TASK PROMPT:
Repeat the listing beneath this line exactly, keeping every character.
═════ INFORMATION SHOWN
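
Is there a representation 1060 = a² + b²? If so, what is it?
6² + 32² (a=6, b=32)

Factorization: 1060 = 2^2 × 5 × 53
By Fermat: n is sum of two squares iff every prime p ≡ 3 (mod 4) appears to even power.
All primes ≡ 3 (mod 4) appear to even power.
Search a = 0, 1, 2, … for 1060 - a² a perfect square: first hit at a = 6: 1060 - 36 = 1024 = 32².
1060 = 6² + 32² = 36 + 1024 ✓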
══════════
SOLVED EXERCISE:
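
Is there a representation 1060 = a² + b²? If so, what is it?
6² + 32² (a=6, b=32)

Factorization: 1060 = 2^2 × 5 × 53
By Fermat: n is sum of two squares iff every prime p ≡ 3 (mod 4) appears to even power.
All primes ≡ 3 (mod 4) appear to even power.
Search a = 0, 1, 2, … for 1060 - a² a perfect square: first hit at a = 6: 1060 - 36 = 1024 = 32².
1060 = 6² + 32² = 36 + 1024 ✓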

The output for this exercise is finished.